*WORK TASK:* In which lines of the data does the string "level" appear? Copy every one.

*GIVEN ENTRIES:*
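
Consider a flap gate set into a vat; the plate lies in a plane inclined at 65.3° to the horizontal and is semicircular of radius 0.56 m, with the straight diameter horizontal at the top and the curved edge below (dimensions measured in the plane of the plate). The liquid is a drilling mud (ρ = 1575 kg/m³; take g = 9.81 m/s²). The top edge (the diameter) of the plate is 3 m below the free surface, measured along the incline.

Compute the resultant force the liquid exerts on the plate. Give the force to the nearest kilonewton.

F ≈ 22 kN

γ = ρg = 1575 × 9.81 / 1000 = 15.45075 kN/m³.
Let θ = 65.3° be the plate's angle to the horizontal; measure y along the incline from where the plane meets the free surface. Vertical depth h = y·sinθ with sinθ = 0.908508.
The centroid of a semicircle lies 4r/(3π) = 0.237671 m from the diameter, here below the top edge, so y_c = 3 + 0.237671 = 3.23767 m and h_c = 3.23767 × 0.908508 = 2.94145 m.
A = πr²/2 = π × 0.56²/2 = 0.492602 m².
Resultant F = γ·h_c·A = 15.45075 × 2.94145 × 0.492602 = 22.3876 kN.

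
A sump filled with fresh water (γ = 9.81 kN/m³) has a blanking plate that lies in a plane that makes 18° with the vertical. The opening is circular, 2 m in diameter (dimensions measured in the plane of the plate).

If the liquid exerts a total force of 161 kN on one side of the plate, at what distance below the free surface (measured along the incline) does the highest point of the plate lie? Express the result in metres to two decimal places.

γ = 9.81 kN/m³.
A = π(1)² = 3.14159 m².
From F = γ·h_c·A, the centroid depth is h_c = 161/(9.81 × 3.14159) = 5.22405 m.
The plate makes 18° with the vertical, i.e. θ = 90° − 18° = 72° to the horizontal. Measuring y along the incline from the free-surface line, vertical depth h = y·sinθ with sinθ = 0.951057.
Along the incline, y_c = h_c/sinθ = 5.22405/0.951057 = 5.49289 m.
The centroid is at the centre, 1 m below the top of the plate, so the highest point sits at y_top = 5.49289 − 1 = 4.49289 m along the incline.

y_top ≈ 4.49 m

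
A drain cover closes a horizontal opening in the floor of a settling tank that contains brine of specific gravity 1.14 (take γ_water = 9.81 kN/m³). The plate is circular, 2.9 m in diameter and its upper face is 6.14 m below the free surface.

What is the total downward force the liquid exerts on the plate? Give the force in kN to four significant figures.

γ = 1.14 × 9.81 = 11.1834 kN/m³.
The plate is horizontal, so pressure is uniform at p = γ·h = 11.1834 × 6.14 = 68.6661 kN/m².
A = π(1.45)² = 6.6052 m².
F = p·A = 68.6661 × 6.6052 = 453.553 kN.

F ≈ 453.6 kN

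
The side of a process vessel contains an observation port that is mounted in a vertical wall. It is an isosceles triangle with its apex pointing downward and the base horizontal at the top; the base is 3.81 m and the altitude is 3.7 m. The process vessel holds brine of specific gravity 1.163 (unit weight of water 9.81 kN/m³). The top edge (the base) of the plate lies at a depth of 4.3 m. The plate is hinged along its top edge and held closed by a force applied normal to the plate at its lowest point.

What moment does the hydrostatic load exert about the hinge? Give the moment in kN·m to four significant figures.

γ = 1.163 × 9.81 = 11.40903 kN/m³.
With the apex down, the centroid sits h/3 = 3.7/3 = 1.23333 m below the base (the top edge), so the centroid depth is h_c = 4.3 + 1.23333 = 5.53333 m.
A = ½ × 3.81 × 3.7 = 7.0485 m².
Resultant F = γ·h_c·A = 11.40903 × 5.53333 × 7.0485 = 444.971 kN.
I_c = b·h³/36 = 3.81 × 3.7³/36 = 5.36078 m⁴.
Centre of pressure: y_p = y_c + I_c/(y_c·A) = 5.53333 + 5.36078/(5.53333 × 7.0485) = 5.53333 + 0.13745 = 5.67078 m along the plane.
The resultant acts 1.23333 + 0.13745 = 1.37078 m (along the plate) below the hinge at the top edge, so the moment about the hinge is M = F × 1.37078 = 444.971 × 1.37078 = 609.957 kN·m.

M ≈ 610.0 kN·m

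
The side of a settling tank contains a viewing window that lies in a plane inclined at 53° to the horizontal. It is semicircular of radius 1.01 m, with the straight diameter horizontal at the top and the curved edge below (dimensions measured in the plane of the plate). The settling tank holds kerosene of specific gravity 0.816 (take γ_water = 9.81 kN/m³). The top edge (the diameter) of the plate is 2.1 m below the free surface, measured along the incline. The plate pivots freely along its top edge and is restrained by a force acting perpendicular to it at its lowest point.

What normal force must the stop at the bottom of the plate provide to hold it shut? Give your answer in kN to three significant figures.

P ≈ 11.7 kN

γ = 0.816 × 9.81 = 8.00496 kN/m³.
Let θ = 53° be the plate's angle to the horizontal; measure y along the incline from where the plane meets the free surface. Vertical depth h = y·sinθ with sinθ = 0.798636.
The centroid of a semicircle lies 4r/(3π) = 0.428657 m from the diameter, here below the top edge, so y_c = 2.1 + 0.428657 = 2.52866 m and h_c = 2.52866 × 0.798636 = 2.01948 m.
A = πr²/2 = π × 1.01²/2 = 1.60237 m².
Resultant F = γ·h_c·A = 8.00496 × 2.01948 × 1.60237 = 25.9037 kN.
I_c = (π/8 − 8/(9π))·r⁴ = 0.109757 × 1.01⁴ = 0.114214 m⁴.
Centre of pressure: y_p = y_c + I_c/(y_c·A) = 2.52866 + 0.114214/(2.52866 × 1.60237) = 2.52866 + 0.0281881 = 2.55685 m along the plane.
The resultant acts 0.428657 + 0.0281881 = 0.456845 m (along the plate) below the hinge at the top edge, so the moment about the hinge is M = F × 0.456845 = 25.9037 × 0.456845 = 11.834 kN·m.
A normal force at the bottom, 1.01 m from the hinge, must supply this moment: P = 11.834/1.01 = 11.7168 kN.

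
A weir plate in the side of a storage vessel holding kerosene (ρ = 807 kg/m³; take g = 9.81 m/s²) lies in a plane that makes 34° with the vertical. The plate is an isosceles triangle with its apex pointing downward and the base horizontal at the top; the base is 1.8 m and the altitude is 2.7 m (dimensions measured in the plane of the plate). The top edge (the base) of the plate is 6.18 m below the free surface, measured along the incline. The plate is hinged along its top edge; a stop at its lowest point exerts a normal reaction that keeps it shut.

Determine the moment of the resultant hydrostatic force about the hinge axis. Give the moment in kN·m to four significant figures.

M ≈ 108.1 kN·m

γ = ρg = 807 × 9.81 / 1000 = 7.91667 kN/m³.
The plate makes 34° with the vertical, i.e. θ = 90° − 34° = 56° to the horizontal. Measuring y along the incline from the free-surface line, vertical depth h = y·sinθ with sinθ = 0.829038.
With the apex down, the centroid sits h/3 = 2.7/3 = 0.9 m below the base (the top edge), so y_c = 6.18 + 0.9 = 7.08 m and h_c = 7.08 × 0.829038 = 5.86959 m.
A = ½ × 1.8 × 2.7 = 2.43 m².
Resultant F = γ·h_c·A = 7.91667 × 5.86959 × 2.43 = 112.916 kN.
I_c = b·h³/36 = 1.8 × 2.7³/36 = 0.98415 m⁴.
Centre of pressure: y_p = y_c + I_c/(y_c·A) = 7.08 + 0.98415/(7.08 × 2.43) = 7.08 + 0.0572034 = 7.1372 m along the plane.
The resultant acts 0.9 + 0.0572034 = 0.957203 m (along the plate) below the hinge at the top edge, so the moment about the hinge is M = F × 0.957203 = 112.916 × 0.957203 = 108.084 kN·m.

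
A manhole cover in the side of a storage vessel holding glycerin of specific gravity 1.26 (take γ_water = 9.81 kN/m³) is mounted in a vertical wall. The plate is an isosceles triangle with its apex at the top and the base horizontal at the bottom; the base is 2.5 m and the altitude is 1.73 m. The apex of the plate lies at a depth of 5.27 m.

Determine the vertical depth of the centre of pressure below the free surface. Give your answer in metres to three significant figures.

γ = 1.26 × 9.81 = 12.3606 kN/m³.
With the apex up, the centroid sits 2h/3 = 2 × 1.73/3 = 1.15333 m below the apex, so the centroid depth is h_c = 5.27 + 1.15333 = 6.42333 m.
A = ½ × 2.5 × 1.73 = 2.1625 m².
Resultant F = γ·h_c·A = 12.3606 × 6.42333 × 2.1625 = 171.694 kN.
I_c = b·h³/36 = 2.5 × 1.73³/36 = 0.359564 m⁴.
Centre of pressure: y_p = y_c + I_c/(y_c·A) = 6.42333 + 0.359564/(6.42333 × 2.1625) = 6.42333 + 0.0258857 = 6.44922 m along the plane.

h_p = 6.45 m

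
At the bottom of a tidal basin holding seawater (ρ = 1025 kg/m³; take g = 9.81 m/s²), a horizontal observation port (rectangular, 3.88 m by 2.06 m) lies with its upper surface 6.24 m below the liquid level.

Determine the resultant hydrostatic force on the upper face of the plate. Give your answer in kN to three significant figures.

γ = ρg = 1025 × 9.81 / 1000 = 10.05525 kN/m³.
The plate is horizontal, so pressure is uniform at p = γ·h = 10.05525 × 6.24 = 62.7448 kN/m².
A = 3.88 × 2.06 = 7.9928 m².
F = p·A = 62.7448 × 7.9928 = 501.507 kN.

F ≈ 502 kN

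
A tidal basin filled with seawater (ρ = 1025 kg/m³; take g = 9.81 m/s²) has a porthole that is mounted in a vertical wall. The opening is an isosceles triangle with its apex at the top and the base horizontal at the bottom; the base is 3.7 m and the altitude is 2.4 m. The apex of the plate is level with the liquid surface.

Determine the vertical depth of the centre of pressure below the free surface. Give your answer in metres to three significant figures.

γ = ρg = 1025 × 9.81 / 1000 = 10.05525 kN/m³.
With the apex up, the centroid sits 2h/3 = 2 × 2.4/3 = 1.6 m below the apex, so the centroid depth is h_c = 1.6 m.
A = ½ × 3.7 × 2.4 = 4.44 m².
Resultant F = γ·h_c·A = 10.05525 × 1.6 × 4.44 = 71.4325 kN.
I_c = b·h³/36 = 3.7 × 2.4³/36 = 1.4208 m⁴.
Centre of pressure: y_p = y_c + I_c/(y_c·A) = 1.6 + 1.4208/(1.6 × 4.44) = 1.6 + 0.2 = 1.8 m along the plane.

h_p = 1.80 m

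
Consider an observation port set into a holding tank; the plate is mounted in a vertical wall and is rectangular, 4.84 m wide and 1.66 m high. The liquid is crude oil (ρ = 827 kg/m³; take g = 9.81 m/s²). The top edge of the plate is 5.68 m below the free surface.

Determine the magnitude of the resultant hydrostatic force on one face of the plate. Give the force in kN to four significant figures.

F ≈ 424.3 kN

γ = ρg = 827 × 9.81 / 1000 = 8.11287 kN/m³.
The centroid lies 1.66/2 = 0.83 m below the top edge, so the centroid depth is h_c = 5.68 + 0.83 = 6.51 m.
A = 4.84 × 1.66 = 8.0344 m².
Resultant F = γ·h_c·A = 8.11287 × 6.51 × 8.0344 = 424.335 kN.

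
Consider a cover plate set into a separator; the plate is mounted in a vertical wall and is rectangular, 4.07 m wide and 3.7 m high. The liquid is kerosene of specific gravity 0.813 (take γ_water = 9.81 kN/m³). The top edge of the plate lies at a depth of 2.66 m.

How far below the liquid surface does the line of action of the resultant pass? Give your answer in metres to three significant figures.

γ = 0.813 × 9.81 = 7.97553 kN/m³.
The centroid lies 3.7/2 = 1.85 m below the top edge, so the centroid depth is h_c = 2.66 + 1.85 = 4.51 m.
A = 4.07 × 3.7 = 15.059 m².
Resultant F = γ·h_c·A = 7.97553 × 4.51 × 15.059 = 541.667 kN.
I_c = b·h³/12 = 4.07 × 3.7³/12 = 17.1798 m⁴.
Centre of pressure: y_p = y_c + I_c/(y_c·A) = 4.51 + 17.1798/(4.51 × 15.059) = 4.51 + 0.252956 = 4.76296 m along the plane.

h_p = 4.76 m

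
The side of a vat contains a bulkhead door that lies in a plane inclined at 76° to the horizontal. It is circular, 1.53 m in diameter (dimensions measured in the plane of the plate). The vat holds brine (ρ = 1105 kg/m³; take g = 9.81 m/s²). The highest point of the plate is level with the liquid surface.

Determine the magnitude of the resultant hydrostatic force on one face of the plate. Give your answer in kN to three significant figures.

γ = ρg = 1105 × 9.81 / 1000 = 10.84005 kN/m³.
Let θ = 76° be the plate's angle to the horizontal; measure y along the incline from where the plane meets the free surface. Vertical depth h = y·sinθ with sinθ = 0.970296.
The centroid is at the centre, 0.765 m below the top of the plate, so y_c = 0.765 m and h_c = 0.765 × 0.970296 = 0.742276 m.
A = π(0.765)² = 1.83854 m².
Resultant F = γ·h_c·A = 10.84005 × 0.742276 × 1.83854 = 14.7935 kN.

F ≈ 14.8 kN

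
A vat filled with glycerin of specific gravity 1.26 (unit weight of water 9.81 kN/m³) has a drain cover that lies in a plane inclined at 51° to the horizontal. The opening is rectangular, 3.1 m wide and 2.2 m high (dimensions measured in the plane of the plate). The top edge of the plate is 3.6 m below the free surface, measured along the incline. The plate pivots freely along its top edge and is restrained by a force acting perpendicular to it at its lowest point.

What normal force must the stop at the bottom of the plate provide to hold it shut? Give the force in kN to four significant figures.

γ = 1.26 × 9.81 = 12.3606 kN/m³.
Let θ = 51° be the plate's angle to the horizontal; measure y along the incline from where the plane meets the free surface. Vertical depth h = y·sinθ with sinθ = 0.777146.
The centroid lies 2.2/2 = 1.1 m below the top edge, so y_c = 3.6 + 1.1 = 4.7 m and h_c = 4.7 × 0.777146 = 3.65259 m.
A = 3.1 × 2.2 = 6.82 m².
Resultant F = γ·h_c·A = 12.3606 × 3.65259 × 6.82 = 307.911 kN.
I_c = b·h³/12 = 3.1 × 2.2³/12 = 2.75073 m⁴.
Centre of pressure: y_p = y_c + I_c/(y_c·A) = 4.7 + 2.75073/(4.7 × 6.82) = 4.7 + 0.0858155 = 4.78582 m along the plane.
The resultant acts 1.1 + 0.0858155 = 1.18582 m (along the plate) below the hinge at the top edge, so the moment about the hinge is M = F × 1.18582 = 307.911 × 1.18582 = 365.127 kN·m.
A normal force at the bottom, 2.2 m from the hinge, must supply this moment: P = 365.127/2.2 = 165.967 kN.

P ≈ 166.0 kN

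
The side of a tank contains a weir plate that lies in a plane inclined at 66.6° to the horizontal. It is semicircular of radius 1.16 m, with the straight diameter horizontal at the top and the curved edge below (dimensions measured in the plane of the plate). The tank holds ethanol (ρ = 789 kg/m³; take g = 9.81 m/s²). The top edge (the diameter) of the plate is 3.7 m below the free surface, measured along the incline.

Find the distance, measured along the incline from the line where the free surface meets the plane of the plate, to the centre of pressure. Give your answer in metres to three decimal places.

y_p = 4.215 m

γ = ρg = 789 × 9.81 / 1000 = 7.74009 kN/m³.
Let θ = 66.6° be the plate's angle to the horizontal; measure y along the incline from where the plane meets the free surface. Vertical depth h = y·sinθ with sinθ = 0.917755.
The centroid of a semicircle lies 4r/(3π) = 0.492319 m from the diameter, here below the top edge, so y_c = 3.7 + 0.492319 = 4.19232 m and h_c = 4.19232 × 0.917755 = 3.84752 m.
A = πr²/2 = π × 1.16²/2 = 2.11366 m².
Resultant F = γ·h_c·A = 7.74009 × 3.84752 × 2.11366 = 62.9451 kN.
I_c = (π/8 − 8/(9π))·r⁴ = 0.109757 × 1.16⁴ = 0.19873 m⁴.
Centre of pressure: y_p = y_c + I_c/(y_c·A) = 4.19232 + 0.19873/(4.19232 × 2.11366) = 4.19232 + 0.0224271 = 4.21475 m along the plane.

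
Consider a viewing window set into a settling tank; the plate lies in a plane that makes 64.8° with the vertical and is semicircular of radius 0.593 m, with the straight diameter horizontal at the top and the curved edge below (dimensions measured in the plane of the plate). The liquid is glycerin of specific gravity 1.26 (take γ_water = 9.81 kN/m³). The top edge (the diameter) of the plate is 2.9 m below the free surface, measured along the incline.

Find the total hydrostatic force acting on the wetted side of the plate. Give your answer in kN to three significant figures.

F ≈ 9.16 kN

γ = 1.26 × 9.81 = 12.3606 kN/m³.
The plate makes 64.8° with the vertical, i.e. θ = 90° − 64.8° = 25.2° to the horizontal. Measuring y along the incline from the free-surface line, vertical depth h = y·sinθ with sinθ = 0.425779.
The centroid of a semicircle lies 4r/(3π) = 0.251677 m from the diameter, here below the top edge, so y_c = 2.9 + 0.251677 = 3.15168 m and h_c = 3.15168 × 0.425779 = 1.34192 m.
A = πr²/2 = π × 0.593²/2 = 0.552369 m².
Resultant F = γ·h_c·A = 12.3606 × 1.34192 × 0.552369 = 9.16211 kN.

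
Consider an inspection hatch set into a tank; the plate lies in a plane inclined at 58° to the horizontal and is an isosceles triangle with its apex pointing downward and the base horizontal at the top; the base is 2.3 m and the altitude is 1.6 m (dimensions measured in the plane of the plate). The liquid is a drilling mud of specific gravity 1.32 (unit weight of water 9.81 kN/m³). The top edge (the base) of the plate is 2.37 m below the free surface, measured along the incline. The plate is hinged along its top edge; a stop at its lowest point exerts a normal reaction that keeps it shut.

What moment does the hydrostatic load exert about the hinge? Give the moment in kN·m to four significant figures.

γ = 1.32 × 9.81 = 12.9492 kN/m³.
Let θ = 58° be the plate's angle to the horizontal; measure y along the incline from where the plane meets the free surface. Vertical depth h = y·sinθ with sinθ = 0.848048.
With the apex down, the centroid sits h/3 = 1.6/3 = 0.533333 m below the base (the top edge), so y_c = 2.37 + 0.533333 = 2.90333 m and h_c = 2.90333 × 0.848048 = 2.46216 m.
A = ½ × 2.3 × 1.6 = 1.84 m².
Resultant F = γ·h_c·A = 12.9492 × 2.46216 × 1.84 = 58.6647 kN.
I_c = b·h³/36 = 2.3 × 1.6³/36 = 0.261689 m⁴.
Centre of pressure: y_p = y_c + I_c/(y_c·A) = 2.90333 + 0.261689/(2.90333 × 1.84) = 2.90333 + 0.0489859 = 2.95232 m along the plane.
The resultant acts 0.533333 + 0.0489859 = 0.582319 m (along the plate) below the hinge at the top edge, so the moment about the hinge is M = F × 0.582319 = 58.6647 × 0.582319 = 34.1616 kN·m.

M ≈ 34.16 kN·m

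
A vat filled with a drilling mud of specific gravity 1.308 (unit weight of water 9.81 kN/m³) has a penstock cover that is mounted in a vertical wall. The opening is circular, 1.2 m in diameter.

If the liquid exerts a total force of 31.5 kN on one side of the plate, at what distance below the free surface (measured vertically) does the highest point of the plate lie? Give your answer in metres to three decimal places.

γ = 1.308 × 9.81 = 12.83148 kN/m³.
A = π(0.6)² = 1.13097 m².
From F = γ·h_c·A, the centroid depth is h_c = 31.5/(12.83148 × 1.13097) = 2.17061 m.
The centroid is at the centre, 0.6 m below the top of the plate, so the highest point sits at h_top = 2.17061 − 0.6 = 1.57061 m below the surface.

d_top ≈ 1.571 m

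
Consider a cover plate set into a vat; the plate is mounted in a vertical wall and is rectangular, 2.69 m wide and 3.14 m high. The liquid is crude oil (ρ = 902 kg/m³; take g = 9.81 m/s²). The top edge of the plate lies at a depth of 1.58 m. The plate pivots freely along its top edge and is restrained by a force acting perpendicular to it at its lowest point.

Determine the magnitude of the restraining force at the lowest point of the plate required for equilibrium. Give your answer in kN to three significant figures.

P ≈ 137 kN

γ = ρg = 902 × 9.81 / 1000 = 8.84862 kN/m³.
The centroid lies 3.14/2 = 1.57 m below the top edge, so the centroid depth is h_c = 1.58 + 1.57 = 3.15 m.
A = 2.69 × 3.14 = 8.4466 m².
Resultant F = γ·h_c·A = 8.84862 × 3.15 × 8.4466 = 235.433 kN.
I_c = b·h³/12 = 2.69 × 3.14³/12 = 6.94001 m⁴.
Centre of pressure: y_p = y_c + I_c/(y_c·A) = 3.15 + 6.94001/(3.15 × 8.4466) = 3.15 + 0.260836 = 3.41084 m along the plane.
The resultant acts 1.57 + 0.260836 = 1.83084 m (along the plate) below the hinge at the top edge, so the moment about the hinge is M = F × 1.83084 = 235.433 × 1.83084 = 431.04 kN·m.
A normal force at the bottom, 3.14 m from the hinge, must supply this moment: P = 431.04/3.14 = 137.274 kN.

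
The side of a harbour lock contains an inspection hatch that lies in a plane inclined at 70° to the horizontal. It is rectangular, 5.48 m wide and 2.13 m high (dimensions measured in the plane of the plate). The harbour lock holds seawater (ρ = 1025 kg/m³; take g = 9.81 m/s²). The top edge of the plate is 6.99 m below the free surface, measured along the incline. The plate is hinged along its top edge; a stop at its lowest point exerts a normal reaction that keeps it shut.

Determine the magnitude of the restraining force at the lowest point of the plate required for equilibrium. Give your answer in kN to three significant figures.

γ = ρg = 1025 × 9.81 / 1000 = 10.05525 kN/m³.
Let θ = 70° be the plate's angle to the horizontal; measure y along the incline from where the plane meets the free surface. Vertical depth h = y·sinθ with sinθ = 0.939693.
The centroid lies 2.13/2 = 1.065 m below the top edge, so y_c = 6.99 + 1.065 = 8.055 m and h_c = 8.055 × 0.939693 = 7.56923 m.
A = 5.48 × 2.13 = 11.6724 m².
Resultant F = γ·h_c·A = 10.05525 × 7.56923 × 11.6724 = 888.392 kN.
I_c = b·h³/12 = 5.48 × 2.13³/12 = 4.41304 m⁴.
Centre of pressure: y_p = y_c + I_c/(y_c·A) = 8.055 + 4.41304/(8.055 × 11.6724) = 8.055 + 0.0469367 = 8.10194 m along the plane.
The resultant acts 1.065 + 0.0469367 = 1.11194 m (along the plate) below the hinge at the top edge, so the moment about the hinge is M = F × 1.11194 = 888.392 × 1.11194 = 987.839 kN·m.
A normal force at the bottom, 2.13 m from the hinge, must supply this moment: P = 987.839/2.13 = 463.774 kN.

P ≈ 464 kN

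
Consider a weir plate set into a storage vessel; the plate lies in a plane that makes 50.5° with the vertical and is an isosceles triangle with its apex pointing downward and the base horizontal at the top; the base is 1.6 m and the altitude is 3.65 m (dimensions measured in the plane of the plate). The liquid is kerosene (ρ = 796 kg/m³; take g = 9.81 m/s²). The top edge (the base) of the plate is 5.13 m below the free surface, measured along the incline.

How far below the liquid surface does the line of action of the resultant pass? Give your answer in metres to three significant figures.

h_p = 4.11 m

γ = ρg = 796 × 9.81 / 1000 = 7.80876 kN/m³.
The plate makes 50.5° with the vertical, i.e. θ = 90° − 50.5° = 39.5° to the horizontal. Measuring y along the incline from the free-surface line, vertical depth h = y·sinθ with sinθ = 0.636078.
With the apex down, the centroid sits h/3 = 3.65/3 = 1.21667 m below the base (the top edge), so y_c = 5.13 + 1.21667 = 6.34667 m and h_c = 6.34667 × 0.636078 = 4.03698 m.
A = ½ × 1.6 × 3.65 = 2.92 m².
Resultant F = γ·h_c·A = 7.80876 × 4.03698 × 2.92 = 92.0495 kN.
I_c = b·h³/36 = 1.6 × 3.65³/36 = 2.16121 m⁴.
Centre of pressure: y_p = y_c + I_c/(y_c·A) = 6.34667 + 2.16121/(6.34667 × 2.92) = 6.34667 + 0.116619 = 6.46329 m along the plane.
Vertically, h_p = y_p·sinθ = 6.46329 × 0.636078 = 4.11116 m.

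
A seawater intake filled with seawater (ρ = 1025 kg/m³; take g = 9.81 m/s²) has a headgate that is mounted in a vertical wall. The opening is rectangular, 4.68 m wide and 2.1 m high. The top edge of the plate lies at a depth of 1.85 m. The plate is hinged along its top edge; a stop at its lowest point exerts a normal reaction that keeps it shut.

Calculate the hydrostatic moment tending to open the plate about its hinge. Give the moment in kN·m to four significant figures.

M ≈ 337.2 kN·m

γ = ρg = 1025 × 9.81 / 1000 = 10.05525 kN/m³.
The centroid lies 2.1/2 = 1.05 m below the top edge, so the centroid depth is h_c = 1.85 + 1.05 = 2.9 m.
A = 4.68 × 2.1 = 9.828 m².
Resultant F = γ·h_c·A = 10.05525 × 2.9 × 9.828 = 286.587 kN.
I_c = b·h³/12 = 4.68 × 2.1³/12 = 3.61179 m⁴.
Centre of pressure: y_p = y_c + I_c/(y_c·A) = 2.9 + 3.61179/(2.9 × 9.828) = 2.9 + 0.126724 = 3.02672 m along the plane.
The resultant acts 1.05 + 0.126724 = 1.17672 m (along the plate) below the hinge at the top edge, so the moment about the hinge is M = F × 1.17672 = 286.587 × 1.17672 = 337.233 kN·m.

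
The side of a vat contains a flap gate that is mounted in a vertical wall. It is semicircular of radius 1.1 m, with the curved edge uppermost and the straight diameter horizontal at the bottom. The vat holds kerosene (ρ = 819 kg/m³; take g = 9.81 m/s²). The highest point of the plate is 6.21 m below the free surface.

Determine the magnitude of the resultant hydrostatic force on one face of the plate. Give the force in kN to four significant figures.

F ≈ 104.5 kN

γ = ρg = 819 × 9.81 / 1000 = 8.03439 kN/m³.
The centroid lies 4r/(3π) = 0.466854 m above the diameter, so r − 4r/(3π) = 1.1 − 0.466854 = 0.633146 m below the topmost point, so the centroid depth is h_c = 6.21 + 0.633146 = 6.84315 m.
A = πr²/2 = π × 1.1²/2 = 1.90066 m².
Resultant F = γ·h_c·A = 8.03439 × 6.84315 × 1.90066 = 104.499 kN.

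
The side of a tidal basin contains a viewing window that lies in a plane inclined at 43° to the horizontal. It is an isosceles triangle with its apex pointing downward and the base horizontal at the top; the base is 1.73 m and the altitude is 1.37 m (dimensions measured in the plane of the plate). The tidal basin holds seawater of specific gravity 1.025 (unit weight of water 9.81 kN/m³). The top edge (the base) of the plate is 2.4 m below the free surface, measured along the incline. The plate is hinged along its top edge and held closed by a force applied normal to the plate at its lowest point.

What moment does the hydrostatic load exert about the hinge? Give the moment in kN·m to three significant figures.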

*ANSWER SPACE:*
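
At the bottom of a tidal basin holding seawater (ρ = 1025 kg/m³; take g = 9.81 m/s²), a horizontal observation port (rectangular, 3.88 m by 2.06 m) lies with its upper surface 6.24 m below the liquid level.
A tidal basin filled with seawater (ρ = 1025 kg/m³; take g = 9.81 m/s²) has a porthole that is mounted in a vertical wall. The opening is an isosceles triangle with its apex at the top and the base horizontal at the bottom; the base is 3.7 m and the altitude is 2.4 m. The apex of the plate is level with the liquid surface.
The side of a vat contains a bulkhead door that lies in a plane inclined at 76° to the horizontal. It is circular, 1.53 m in diameter (dimensions measured in the plane of the plate). The vat holds brine (ρ = 1105 kg/m³; take g = 9.81 m/s²). The highest point of the plate is level with the liquid surface.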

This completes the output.